»»
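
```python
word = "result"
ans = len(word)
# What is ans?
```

Trace:
`word = "result"` → word = 'result'
`ans = len(word)` → ans = 6
So ans = 6

Answer: 6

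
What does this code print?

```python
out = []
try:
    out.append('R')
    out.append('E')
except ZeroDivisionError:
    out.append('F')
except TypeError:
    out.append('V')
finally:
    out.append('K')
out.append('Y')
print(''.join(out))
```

Execution trace: 'R' (try body) → 'E' (try body, no exception) → 'K' (finally) → 'Y' (after the try/except). Output: REKY

Answer: REKY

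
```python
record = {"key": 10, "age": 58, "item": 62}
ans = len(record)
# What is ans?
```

Trace:
`record = {"key": 10, "age": 58, "item": 62}` → record = {'key': 10, 'age': 58, 'item': 62}
`ans = len(record)` → ans = 3
So ans = 3

Answer: 3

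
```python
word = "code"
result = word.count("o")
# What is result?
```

Trace:
`word = "code"` → word = 'code'
`result = word.count("o")` → result = 1
So result = 1

Answer: 1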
««
Lines of the listing above that hold the string "print" should each be copied.

*Response to this exercise*.
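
What does this code print?
print(''.join(out))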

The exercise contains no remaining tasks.